- YOUR ASSIGNMENT -
Look through the records below for the line with "A partition has". Return that line and each one after it up to and including the line with "Total surface area", exactly.

DATA: Begin

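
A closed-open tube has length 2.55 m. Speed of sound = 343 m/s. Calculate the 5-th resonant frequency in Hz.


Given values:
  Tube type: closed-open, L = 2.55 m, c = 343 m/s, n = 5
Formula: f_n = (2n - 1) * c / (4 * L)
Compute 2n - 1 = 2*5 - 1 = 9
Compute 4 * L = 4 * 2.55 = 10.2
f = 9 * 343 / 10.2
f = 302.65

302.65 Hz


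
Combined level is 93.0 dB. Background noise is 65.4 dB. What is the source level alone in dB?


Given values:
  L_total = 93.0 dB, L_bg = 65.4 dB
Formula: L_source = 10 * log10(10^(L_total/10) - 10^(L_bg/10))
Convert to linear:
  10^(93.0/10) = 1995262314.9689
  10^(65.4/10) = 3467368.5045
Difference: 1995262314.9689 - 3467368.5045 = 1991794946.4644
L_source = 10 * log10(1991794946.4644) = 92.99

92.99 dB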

DATA: End
DATA: Begin

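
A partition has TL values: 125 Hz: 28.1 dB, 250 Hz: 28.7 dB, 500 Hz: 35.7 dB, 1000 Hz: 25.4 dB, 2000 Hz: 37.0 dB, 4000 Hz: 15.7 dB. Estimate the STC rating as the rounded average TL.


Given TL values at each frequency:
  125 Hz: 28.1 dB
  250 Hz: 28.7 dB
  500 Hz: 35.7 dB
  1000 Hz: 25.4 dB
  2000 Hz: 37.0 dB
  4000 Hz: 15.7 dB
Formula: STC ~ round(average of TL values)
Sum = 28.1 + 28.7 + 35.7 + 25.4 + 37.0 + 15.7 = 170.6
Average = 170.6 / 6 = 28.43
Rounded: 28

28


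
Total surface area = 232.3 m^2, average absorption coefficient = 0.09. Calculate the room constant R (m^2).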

DATA: End
DATA: Begin

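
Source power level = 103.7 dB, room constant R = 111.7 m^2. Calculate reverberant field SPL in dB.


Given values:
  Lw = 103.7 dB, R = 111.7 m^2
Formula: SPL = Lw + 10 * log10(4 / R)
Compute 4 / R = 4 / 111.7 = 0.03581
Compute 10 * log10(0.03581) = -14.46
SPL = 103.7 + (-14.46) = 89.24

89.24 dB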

DATA: End

- WRITTEN SOLUTION -
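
A partition has TL values: 125 Hz: 28.1 dB, 250 Hz: 28.7 dB, 500 Hz: 35.7 dB, 1000 Hz: 25.4 dB, 2000 Hz: 37.0 dB, 4000 Hz: 15.7 dB. Estimate the STC rating as the rounded average TL.


Given TL values at each frequency:
  125 Hz: 28.1 dB
  250 Hz: 28.7 dB
  500 Hz: 35.7 dB
  1000 Hz: 25.4 dB
  2000 Hz: 37.0 dB
  4000 Hz: 15.7 dB
Formula: STC ~ round(average of TL values)
Sum = 28.1 + 28.7 + 35.7 + 25.4 + 37.0 + 15.7 = 170.6
Average = 170.6 / 6 = 28.43
Rounded: 28

28


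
Total surface area = 232.3 m^2, average absorption coefficient = 0.09. Calculate the room constant R (m^2).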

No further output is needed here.